— Dataset items —
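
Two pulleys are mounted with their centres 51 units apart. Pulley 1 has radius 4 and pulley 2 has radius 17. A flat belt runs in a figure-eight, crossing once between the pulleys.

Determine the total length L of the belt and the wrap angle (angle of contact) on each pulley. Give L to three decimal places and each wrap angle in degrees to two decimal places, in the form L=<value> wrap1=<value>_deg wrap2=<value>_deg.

crossed belt: β = asin((r1+r2)/C) = asin(21/51) = 24.3157°
wrap1 = wrap2 = π + 2β = 228.6315°
tangent length = C·cosβ = 46.4758
L = (r1+r2)·wrap + 2·C·cosβ = 21·3.9904 + 2·46.4758 = 176.7494

L=176.749 wrap1=228.63_deg wrap2=228.63_deg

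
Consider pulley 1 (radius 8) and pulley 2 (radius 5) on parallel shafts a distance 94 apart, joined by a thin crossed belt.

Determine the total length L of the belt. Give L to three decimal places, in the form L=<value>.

crossed belt: β = asin((r1+r2)/C) = asin(13/94) = 7.9494°
wrap1 = wrap2 = π + 2β = 195.8987°
tangent length = C·cosβ = 93.0967
L = (r1+r2)·wrap + 2·C·cosβ = 13·3.4191 + 2·93.0967 = 230.6415

L=230.641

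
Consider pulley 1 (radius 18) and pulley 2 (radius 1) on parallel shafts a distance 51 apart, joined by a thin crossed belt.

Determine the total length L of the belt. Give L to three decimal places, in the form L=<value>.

crossed belt: β = asin((r1+r2)/C) = asin(19/51) = 21.8729°
wrap1 = wrap2 = π + 2β = 223.7458°
tangent length = C·cosβ = 47.3286
L = (r1+r2)·wrap + 2·C·cosβ = 19·3.9051 + 2·47.3286 = 168.8542

L=168.854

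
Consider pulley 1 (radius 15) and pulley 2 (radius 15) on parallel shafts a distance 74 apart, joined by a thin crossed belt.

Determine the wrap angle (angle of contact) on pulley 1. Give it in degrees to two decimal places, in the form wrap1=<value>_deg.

wrap1=227.83_deg

crossed belt: β = asin((r1+r2)/C) = asin(30/74) = 23.9165°
wrap1 = wrap2 = π + 2β = 227.8331°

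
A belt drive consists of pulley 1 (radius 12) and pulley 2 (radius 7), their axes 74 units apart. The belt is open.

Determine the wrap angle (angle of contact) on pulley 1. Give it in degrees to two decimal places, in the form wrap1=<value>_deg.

open belt: β = asin((r2−r1)/C) = asin(-5/74) = -3.8743°
wrap1 = π − 2β = 187.7486°
wrap2 = π + 2β = 172.2514°

wrap1=187.75_deg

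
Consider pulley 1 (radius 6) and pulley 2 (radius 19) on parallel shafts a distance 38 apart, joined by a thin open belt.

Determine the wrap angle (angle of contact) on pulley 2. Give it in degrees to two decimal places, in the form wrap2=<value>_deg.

wrap2=220.01_deg

open belt: β = asin((r2−r1)/C) = asin(13/38) = 20.0052°
wrap1 = π − 2β = 139.9896°
wrap2 = π + 2β = 220.0104°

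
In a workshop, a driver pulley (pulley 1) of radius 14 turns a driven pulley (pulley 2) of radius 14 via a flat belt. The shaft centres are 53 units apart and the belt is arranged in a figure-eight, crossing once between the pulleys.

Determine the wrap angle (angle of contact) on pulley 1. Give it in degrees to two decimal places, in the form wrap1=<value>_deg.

crossed belt: β = asin((r1+r2)/C) = asin(28/53) = 31.8908°
wrap1 = wrap2 = π + 2β = 243.7816°

wrap1=243.78_deg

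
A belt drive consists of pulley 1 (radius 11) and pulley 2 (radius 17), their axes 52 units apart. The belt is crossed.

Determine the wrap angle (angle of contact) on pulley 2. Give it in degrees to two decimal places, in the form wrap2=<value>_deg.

crossed belt: β = asin((r1+r2)/C) = asin(28/52) = 32.5790°
wrap1 = wrap2 = π + 2β = 245.1579°

wrap2=245.16_deg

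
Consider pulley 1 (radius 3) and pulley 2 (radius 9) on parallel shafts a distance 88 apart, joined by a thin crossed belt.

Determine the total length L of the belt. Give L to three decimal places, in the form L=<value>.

L=215.338

crossed belt: β = asin((r1+r2)/C) = asin(12/88) = 7.8375°
wrap1 = wrap2 = π + 2β = 195.6750°
tangent length = C·cosβ = 87.1780
L = (r1+r2)·wrap + 2·C·cosβ = 12·3.4152 + 2·87.1780 = 215.3380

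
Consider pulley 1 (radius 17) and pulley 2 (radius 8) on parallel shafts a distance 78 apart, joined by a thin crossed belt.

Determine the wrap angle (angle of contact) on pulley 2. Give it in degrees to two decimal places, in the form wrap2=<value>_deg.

crossed belt: β = asin((r1+r2)/C) = asin(25/78) = 18.6939°
wrap1 = wrap2 = π + 2β = 217.3879°

wrap2=217.39_deg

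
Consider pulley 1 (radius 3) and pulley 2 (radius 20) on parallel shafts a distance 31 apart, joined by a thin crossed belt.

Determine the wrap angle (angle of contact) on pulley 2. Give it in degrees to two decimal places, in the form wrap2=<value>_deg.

crossed belt: β = asin((r1+r2)/C) = asin(23/31) = 47.8966°
wrap1 = wrap2 = π + 2β = 275.7931°

wrap2=275.79_deg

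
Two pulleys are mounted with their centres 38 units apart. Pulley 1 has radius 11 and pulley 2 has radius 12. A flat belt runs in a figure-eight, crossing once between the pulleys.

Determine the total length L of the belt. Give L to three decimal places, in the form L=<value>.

L=162.659

crossed belt: β = asin((r1+r2)/C) = asin(23/38) = 37.2478°
wrap1 = wrap2 = π + 2β = 254.4956°
tangent length = C·cosβ = 30.2490
L = (r1+r2)·wrap + 2·C·cosβ = 23·4.4418 + 2·30.2490 = 162.6590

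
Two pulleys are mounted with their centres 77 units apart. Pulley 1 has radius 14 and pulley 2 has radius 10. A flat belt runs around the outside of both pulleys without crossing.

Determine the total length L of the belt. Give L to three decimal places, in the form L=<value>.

L=229.606

open belt: β = asin((r2−r1)/C) = asin(-4/77) = -2.9777°
wrap1 = π − 2β = 185.9555°
wrap2 = π + 2β = 174.0445°
tangent length = C·cosβ = 76.8960
L = r1·wrap1 + r2·wrap2 + 2·C·cosβ = 14·3.2455 + 10·3.0376 + 2·76.8960 = 229.6061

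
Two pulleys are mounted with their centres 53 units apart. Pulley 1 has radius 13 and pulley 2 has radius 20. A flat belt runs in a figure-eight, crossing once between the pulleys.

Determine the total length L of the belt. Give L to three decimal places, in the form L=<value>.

crossed belt: β = asin((r1+r2)/C) = asin(33/53) = 38.5093°
wrap1 = wrap2 = π + 2β = 257.0186°
tangent length = C·cosβ = 41.4729
L = (r1+r2)·wrap + 2·C·cosβ = 33·4.4858 + 2·41.4729 = 230.9778

L=230.978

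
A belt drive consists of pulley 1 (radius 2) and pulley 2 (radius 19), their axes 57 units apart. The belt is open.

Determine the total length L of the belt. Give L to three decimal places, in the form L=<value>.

L=185.082

open belt: β = asin((r2−r1)/C) = asin(17/57) = 17.3523°
wrap1 = π − 2β = 145.2955°
wrap2 = π + 2β = 214.7045°
tangent length = C·cosβ = 54.4059
L = r1·wrap1 + r2·wrap2 + 2·C·cosβ = 2·2.5359 + 19·3.7473 + 2·54.4059 = 185.0822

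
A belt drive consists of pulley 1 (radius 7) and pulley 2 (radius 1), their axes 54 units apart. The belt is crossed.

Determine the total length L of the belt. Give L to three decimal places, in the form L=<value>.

crossed belt: β = asin((r1+r2)/C) = asin(8/54) = 8.5196°
wrap1 = wrap2 = π + 2β = 197.0392°
tangent length = C·cosβ = 53.4041
L = (r1+r2)·wrap + 2·C·cosβ = 8·3.4390 + 2·53.4041 = 134.3201

L=134.320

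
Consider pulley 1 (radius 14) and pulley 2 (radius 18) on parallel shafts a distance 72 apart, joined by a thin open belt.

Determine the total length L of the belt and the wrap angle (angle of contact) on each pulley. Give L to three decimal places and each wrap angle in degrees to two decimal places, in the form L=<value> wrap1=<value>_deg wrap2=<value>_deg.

L=244.753 wrap1=173.63_deg wrap2=186.37_deg

open belt: β = asin((r2−r1)/C) = asin(4/72) = 3.1847°
wrap1 = π − 2β = 173.6305°
wrap2 = π + 2β = 186.3695°
tangent length = C·cosβ = 71.8888
L = r1·wrap1 + r2·wrap2 + 2·C·cosβ = 14·3.0304 + 18·3.2528 + 2·71.8888 = 244.7532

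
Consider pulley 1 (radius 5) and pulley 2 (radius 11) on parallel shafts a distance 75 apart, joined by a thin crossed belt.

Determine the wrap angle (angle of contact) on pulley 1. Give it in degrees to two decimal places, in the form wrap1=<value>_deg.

wrap1=204.64_deg

crossed belt: β = asin((r1+r2)/C) = asin(16/75) = 12.3178°
wrap1 = wrap2 = π + 2β = 204.6355°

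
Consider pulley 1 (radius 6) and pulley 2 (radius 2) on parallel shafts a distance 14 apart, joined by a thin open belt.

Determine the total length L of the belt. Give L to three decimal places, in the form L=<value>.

L=54.284

open belt: β = asin((r2−r1)/C) = asin(-4/14) = -16.6015°
wrap1 = π − 2β = 213.2031°
wrap2 = π + 2β = 146.7969°
tangent length = C·cosβ = 13.4164
L = r1·wrap1 + r2·wrap2 + 2·C·cosβ = 6·3.7211 + 2·2.5621 + 2·13.4164 = 54.2836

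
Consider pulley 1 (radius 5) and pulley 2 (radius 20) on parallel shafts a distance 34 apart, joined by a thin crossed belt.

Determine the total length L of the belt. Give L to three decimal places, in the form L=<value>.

crossed belt: β = asin((r1+r2)/C) = asin(25/34) = 47.3321°
wrap1 = wrap2 = π + 2β = 274.6641°
tangent length = C·cosβ = 23.0434
L = (r1+r2)·wrap + 2·C·cosβ = 25·4.7938 + 2·23.0434 = 165.9317

L=165.932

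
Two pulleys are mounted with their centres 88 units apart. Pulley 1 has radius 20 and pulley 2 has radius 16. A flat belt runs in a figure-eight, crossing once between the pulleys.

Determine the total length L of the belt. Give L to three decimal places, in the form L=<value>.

L=304.041

crossed belt: β = asin((r1+r2)/C) = asin(36/88) = 24.1477°
wrap1 = wrap2 = π + 2β = 228.2955°
tangent length = C·cosβ = 80.2994
L = (r1+r2)·wrap + 2·C·cosβ = 36·3.9845 + 2·80.2994 = 304.0412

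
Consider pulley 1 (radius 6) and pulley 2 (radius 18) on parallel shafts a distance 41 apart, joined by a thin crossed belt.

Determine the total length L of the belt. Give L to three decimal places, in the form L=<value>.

L=171.897

crossed belt: β = asin((r1+r2)/C) = asin(24/41) = 35.8288°
wrap1 = wrap2 = π + 2β = 251.6577°
tangent length = C·cosβ = 33.2415
L = (r1+r2)·wrap + 2·C·cosβ = 24·4.3923 + 2·33.2415 = 171.8972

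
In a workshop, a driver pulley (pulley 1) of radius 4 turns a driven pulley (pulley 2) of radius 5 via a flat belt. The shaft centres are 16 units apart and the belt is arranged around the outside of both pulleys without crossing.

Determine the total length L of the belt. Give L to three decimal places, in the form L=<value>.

open belt: β = asin((r2−r1)/C) = asin(1/16) = 3.5833°
wrap1 = π − 2β = 172.8334°
wrap2 = π + 2β = 187.1666°
tangent length = C·cosβ = 15.9687
L = r1·wrap1 + r2·wrap2 + 2·C·cosβ = 4·3.0165 + 5·3.2667 + 2·15.9687 = 60.3369

L=60.337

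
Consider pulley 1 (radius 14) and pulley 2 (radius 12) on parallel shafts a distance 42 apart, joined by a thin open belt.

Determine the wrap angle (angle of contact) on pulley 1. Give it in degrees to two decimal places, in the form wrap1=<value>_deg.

wrap1=185.46_deg

open belt: β = asin((r2−r1)/C) = asin(-2/42) = -2.7294°
wrap1 = π − 2β = 185.4588°
wrap2 = π + 2β = 174.5412°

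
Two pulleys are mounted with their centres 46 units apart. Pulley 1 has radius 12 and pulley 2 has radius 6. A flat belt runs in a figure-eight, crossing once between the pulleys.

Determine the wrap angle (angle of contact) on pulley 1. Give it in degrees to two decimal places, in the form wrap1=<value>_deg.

crossed belt: β = asin((r1+r2)/C) = asin(18/46) = 23.0357°
wrap1 = wrap2 = π + 2β = 226.0714°

wrap1=226.07_deg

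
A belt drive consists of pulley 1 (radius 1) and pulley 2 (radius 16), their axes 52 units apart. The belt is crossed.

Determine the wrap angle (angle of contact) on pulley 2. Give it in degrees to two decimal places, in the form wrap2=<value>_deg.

wrap2=218.16_deg

crossed belt: β = asin((r1+r2)/C) = asin(17/52) = 19.0821°
wrap1 = wrap2 = π + 2β = 218.1642°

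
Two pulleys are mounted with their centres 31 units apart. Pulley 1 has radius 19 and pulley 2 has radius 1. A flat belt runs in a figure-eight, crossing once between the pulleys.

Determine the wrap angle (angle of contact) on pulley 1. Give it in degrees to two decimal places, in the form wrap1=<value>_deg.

crossed belt: β = asin((r1+r2)/C) = asin(20/31) = 40.1778°
wrap1 = wrap2 = π + 2β = 260.3555°

wrap1=260.36_deg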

— Your instructions —
Check each line above for the word "around" and copy every line that has it.

— Reply to the task —
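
Two pulleys are mounted with their centres 77 units apart. Pulley 1 has radius 14 and pulley 2 has radius 10. A flat belt runs around the outside of both pulleys without crossing.
In a workshop, a driver pulley (pulley 1) of radius 4 turns a driven pulley (pulley 2) of radius 5 via a flat belt. The shaft centres are 16 units apart and the belt is arranged around the outside of both pulleys without crossing.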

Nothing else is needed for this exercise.